- _Exercise requirements_
From the entries below, transcribe exactly the lines between the line holding "19805 | 2.93 |" and the line holding "4745 | 14200 |", inclusive; skip all other lines.

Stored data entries
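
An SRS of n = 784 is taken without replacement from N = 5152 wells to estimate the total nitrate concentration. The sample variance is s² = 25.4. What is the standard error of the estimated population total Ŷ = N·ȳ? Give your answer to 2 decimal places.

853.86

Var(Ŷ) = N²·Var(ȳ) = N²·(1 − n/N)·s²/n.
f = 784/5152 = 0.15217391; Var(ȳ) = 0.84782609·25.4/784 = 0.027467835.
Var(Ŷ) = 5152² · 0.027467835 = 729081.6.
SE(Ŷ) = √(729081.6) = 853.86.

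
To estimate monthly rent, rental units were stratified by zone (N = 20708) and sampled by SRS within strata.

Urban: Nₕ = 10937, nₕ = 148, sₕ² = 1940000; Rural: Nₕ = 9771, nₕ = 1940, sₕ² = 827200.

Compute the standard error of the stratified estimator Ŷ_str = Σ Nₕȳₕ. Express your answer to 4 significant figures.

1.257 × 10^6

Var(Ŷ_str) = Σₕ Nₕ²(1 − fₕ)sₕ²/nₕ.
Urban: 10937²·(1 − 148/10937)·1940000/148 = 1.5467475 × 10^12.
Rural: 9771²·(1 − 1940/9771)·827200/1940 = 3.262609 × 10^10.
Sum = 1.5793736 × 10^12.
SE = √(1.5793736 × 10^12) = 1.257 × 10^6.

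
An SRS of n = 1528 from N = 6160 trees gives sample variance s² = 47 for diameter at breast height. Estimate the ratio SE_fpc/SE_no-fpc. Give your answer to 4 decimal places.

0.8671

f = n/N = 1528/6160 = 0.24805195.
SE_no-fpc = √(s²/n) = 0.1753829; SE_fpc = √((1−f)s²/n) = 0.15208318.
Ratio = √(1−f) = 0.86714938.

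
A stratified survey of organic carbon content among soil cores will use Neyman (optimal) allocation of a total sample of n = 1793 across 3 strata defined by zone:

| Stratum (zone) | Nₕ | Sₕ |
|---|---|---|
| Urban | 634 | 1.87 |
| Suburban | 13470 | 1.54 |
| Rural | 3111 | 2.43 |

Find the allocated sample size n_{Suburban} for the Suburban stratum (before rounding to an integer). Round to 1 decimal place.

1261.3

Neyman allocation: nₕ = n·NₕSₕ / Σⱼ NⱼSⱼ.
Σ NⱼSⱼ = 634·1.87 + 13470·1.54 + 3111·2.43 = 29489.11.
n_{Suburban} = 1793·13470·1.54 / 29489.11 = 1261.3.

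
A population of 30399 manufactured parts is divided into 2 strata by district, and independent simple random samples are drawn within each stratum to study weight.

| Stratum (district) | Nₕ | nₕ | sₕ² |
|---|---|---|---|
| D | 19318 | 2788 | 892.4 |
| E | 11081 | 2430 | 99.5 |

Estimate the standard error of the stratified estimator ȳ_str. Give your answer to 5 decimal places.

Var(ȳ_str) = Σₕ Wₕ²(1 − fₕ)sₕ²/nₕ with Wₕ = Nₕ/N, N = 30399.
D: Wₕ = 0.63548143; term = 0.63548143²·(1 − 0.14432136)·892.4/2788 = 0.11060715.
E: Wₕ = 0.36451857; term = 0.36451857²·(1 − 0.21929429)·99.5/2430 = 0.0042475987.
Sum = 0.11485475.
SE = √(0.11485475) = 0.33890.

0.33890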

* * *

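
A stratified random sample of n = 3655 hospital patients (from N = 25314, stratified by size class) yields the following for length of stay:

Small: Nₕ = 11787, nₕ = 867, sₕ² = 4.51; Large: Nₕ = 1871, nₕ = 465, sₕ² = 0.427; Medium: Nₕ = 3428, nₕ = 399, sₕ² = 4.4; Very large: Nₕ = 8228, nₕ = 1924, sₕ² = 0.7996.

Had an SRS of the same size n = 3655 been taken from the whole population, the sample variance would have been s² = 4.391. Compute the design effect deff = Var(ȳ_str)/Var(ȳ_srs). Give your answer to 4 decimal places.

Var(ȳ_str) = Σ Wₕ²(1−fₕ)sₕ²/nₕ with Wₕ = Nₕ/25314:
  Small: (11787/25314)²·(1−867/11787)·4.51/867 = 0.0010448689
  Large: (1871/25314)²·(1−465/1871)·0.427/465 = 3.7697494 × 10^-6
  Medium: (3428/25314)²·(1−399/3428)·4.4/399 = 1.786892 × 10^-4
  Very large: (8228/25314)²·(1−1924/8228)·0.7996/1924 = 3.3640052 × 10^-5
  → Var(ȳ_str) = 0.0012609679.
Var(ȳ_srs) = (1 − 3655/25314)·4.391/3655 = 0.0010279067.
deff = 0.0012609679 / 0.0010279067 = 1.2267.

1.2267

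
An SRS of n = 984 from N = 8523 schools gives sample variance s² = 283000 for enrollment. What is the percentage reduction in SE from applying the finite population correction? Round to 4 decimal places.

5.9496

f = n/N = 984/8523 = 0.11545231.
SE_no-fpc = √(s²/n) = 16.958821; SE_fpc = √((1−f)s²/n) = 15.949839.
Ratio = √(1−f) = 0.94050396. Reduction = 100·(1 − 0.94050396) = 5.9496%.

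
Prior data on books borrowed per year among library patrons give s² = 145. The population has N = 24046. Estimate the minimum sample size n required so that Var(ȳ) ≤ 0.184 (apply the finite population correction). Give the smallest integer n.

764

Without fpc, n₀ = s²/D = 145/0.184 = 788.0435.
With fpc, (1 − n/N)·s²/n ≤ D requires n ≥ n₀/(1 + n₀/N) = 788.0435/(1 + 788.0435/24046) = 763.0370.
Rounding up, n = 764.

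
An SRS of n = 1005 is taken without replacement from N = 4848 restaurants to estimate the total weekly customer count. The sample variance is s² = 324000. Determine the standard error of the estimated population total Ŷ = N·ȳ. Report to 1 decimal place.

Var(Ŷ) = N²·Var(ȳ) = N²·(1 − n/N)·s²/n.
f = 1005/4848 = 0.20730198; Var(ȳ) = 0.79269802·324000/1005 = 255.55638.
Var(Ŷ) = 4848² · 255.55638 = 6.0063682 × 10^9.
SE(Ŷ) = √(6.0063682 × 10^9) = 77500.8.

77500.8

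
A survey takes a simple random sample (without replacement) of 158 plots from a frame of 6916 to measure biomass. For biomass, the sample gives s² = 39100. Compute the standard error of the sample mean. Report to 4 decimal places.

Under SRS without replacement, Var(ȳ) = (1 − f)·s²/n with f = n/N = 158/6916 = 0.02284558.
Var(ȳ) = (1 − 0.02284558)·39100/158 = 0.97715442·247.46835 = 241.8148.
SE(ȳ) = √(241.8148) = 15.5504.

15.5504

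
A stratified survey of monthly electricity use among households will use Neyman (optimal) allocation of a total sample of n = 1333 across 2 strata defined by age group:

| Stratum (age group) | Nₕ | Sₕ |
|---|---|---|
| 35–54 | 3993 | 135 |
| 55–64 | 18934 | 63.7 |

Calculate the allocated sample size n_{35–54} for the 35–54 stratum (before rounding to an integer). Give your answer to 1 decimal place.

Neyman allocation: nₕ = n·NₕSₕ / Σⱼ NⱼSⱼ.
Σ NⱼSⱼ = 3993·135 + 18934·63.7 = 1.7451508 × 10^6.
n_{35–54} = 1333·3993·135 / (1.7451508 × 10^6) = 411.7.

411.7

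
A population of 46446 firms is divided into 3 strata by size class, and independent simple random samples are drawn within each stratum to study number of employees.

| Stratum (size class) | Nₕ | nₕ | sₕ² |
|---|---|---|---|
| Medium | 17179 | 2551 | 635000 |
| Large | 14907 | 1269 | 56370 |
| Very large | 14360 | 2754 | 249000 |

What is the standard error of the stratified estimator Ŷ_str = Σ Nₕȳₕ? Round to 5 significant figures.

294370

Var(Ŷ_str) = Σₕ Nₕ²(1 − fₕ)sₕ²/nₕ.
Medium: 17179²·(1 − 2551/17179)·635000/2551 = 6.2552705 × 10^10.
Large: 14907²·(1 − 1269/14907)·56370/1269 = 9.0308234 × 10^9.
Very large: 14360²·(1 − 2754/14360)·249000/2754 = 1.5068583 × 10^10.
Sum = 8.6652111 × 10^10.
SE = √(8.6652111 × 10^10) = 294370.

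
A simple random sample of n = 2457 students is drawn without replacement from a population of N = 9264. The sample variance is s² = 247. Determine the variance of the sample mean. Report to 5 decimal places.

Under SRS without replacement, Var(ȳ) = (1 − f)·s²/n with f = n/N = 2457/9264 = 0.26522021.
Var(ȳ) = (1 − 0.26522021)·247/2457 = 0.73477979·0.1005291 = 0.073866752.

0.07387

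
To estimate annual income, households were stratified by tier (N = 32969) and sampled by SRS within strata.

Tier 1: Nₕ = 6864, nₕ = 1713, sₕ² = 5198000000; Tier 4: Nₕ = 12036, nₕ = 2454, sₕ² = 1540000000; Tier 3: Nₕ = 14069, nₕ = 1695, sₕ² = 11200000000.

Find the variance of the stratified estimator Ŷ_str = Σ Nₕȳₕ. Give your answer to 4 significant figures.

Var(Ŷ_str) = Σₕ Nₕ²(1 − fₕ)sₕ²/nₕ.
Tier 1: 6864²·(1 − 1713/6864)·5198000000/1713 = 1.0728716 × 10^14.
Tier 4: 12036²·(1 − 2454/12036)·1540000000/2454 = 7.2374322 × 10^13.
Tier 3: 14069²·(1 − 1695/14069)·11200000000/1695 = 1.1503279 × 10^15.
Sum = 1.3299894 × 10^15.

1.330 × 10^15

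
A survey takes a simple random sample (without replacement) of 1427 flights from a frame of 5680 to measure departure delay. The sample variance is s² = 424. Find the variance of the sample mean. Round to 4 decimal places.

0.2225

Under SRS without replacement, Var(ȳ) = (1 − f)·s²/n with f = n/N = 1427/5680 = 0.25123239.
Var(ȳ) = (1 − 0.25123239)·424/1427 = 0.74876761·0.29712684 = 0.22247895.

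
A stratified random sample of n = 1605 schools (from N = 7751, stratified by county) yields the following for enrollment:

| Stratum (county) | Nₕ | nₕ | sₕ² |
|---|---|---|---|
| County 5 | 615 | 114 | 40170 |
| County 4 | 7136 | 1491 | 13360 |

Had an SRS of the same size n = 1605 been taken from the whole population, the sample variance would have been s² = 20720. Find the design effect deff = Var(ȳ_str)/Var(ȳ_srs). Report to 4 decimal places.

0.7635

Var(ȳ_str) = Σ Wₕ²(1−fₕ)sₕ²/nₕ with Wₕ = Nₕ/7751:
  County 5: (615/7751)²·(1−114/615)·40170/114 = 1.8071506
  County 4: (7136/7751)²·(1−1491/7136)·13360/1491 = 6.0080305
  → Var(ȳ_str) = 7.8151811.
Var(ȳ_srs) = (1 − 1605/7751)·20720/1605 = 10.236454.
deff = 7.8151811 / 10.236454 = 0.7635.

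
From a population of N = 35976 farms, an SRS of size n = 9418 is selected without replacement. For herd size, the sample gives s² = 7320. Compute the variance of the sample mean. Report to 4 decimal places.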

...

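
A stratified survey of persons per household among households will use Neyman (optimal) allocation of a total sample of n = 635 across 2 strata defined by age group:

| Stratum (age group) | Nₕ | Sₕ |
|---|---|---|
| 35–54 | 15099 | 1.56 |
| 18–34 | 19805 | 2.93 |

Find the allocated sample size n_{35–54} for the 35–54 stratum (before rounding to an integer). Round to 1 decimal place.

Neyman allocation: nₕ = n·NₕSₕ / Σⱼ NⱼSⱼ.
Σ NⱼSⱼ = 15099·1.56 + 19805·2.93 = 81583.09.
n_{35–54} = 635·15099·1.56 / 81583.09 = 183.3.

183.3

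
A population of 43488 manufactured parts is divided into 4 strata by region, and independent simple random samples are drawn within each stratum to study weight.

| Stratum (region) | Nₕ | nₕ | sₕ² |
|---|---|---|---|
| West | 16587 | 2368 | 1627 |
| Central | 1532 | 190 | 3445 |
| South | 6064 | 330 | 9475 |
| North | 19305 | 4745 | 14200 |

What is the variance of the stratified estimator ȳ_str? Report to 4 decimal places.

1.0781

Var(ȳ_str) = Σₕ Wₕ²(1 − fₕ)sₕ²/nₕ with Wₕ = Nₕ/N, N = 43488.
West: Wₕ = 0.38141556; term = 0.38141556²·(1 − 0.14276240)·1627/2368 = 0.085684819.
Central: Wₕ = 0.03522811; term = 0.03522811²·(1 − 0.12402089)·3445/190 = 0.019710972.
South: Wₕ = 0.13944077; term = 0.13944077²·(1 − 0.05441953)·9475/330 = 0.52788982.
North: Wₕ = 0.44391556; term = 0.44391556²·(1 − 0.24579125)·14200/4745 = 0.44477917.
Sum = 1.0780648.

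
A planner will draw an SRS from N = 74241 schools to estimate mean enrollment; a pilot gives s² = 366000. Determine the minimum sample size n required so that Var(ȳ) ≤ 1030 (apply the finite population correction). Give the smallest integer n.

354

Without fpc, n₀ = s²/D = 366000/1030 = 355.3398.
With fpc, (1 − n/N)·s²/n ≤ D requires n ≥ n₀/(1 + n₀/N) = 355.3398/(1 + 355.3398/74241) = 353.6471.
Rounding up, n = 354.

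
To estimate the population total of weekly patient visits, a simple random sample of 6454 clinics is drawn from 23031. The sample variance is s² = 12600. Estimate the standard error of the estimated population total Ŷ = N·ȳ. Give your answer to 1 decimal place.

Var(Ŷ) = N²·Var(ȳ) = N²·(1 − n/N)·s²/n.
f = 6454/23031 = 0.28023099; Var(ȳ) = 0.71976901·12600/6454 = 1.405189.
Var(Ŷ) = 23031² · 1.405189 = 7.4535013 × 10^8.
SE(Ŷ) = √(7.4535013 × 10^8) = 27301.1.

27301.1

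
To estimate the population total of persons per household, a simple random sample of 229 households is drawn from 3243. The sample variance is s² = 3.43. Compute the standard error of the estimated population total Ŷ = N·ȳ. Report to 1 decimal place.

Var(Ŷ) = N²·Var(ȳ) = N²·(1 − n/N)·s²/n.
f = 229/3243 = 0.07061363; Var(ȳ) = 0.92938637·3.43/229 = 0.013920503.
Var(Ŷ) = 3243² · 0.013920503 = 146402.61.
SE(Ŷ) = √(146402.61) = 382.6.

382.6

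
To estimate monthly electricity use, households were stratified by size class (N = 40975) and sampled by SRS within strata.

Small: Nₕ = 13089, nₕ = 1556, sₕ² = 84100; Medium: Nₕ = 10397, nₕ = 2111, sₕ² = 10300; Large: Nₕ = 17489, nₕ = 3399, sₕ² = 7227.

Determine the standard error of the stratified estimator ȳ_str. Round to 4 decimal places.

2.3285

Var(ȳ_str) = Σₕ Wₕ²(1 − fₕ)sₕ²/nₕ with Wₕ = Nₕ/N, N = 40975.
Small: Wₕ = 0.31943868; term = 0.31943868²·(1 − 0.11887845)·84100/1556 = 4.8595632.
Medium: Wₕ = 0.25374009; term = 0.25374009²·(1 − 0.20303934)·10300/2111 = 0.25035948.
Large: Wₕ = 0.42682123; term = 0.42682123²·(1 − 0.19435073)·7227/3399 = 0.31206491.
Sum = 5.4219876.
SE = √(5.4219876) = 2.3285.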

- _Solution for this problem_
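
| 18–34 | 19805 | 2.93 |

Find the allocated sample size n_{35–54} for the 35–54 stratum (before rounding to an integer). Round to 1 decimal place.

Neyman allocation: nₕ = n·NₕSₕ / Σⱼ NⱼSⱼ.
Σ NⱼSⱼ = 15099·1.56 + 19805·2.93 = 81583.09.
n_{35–54} = 635·15099·1.56 / 81583.09 = 183.3.

183.3

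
A population of 43488 manufactured parts is divided into 4 strata by region, and independent simple random samples are drawn within each stratum to study weight.

| Stratum (region) | Nₕ | nₕ | sₕ² |
|---|---|---|---|
| West | 16587 | 2368 | 1627 |
| Central | 1532 | 190 | 3445 |
| South | 6064 | 330 | 9475 |
| North | 19305 | 4745 | 14200 |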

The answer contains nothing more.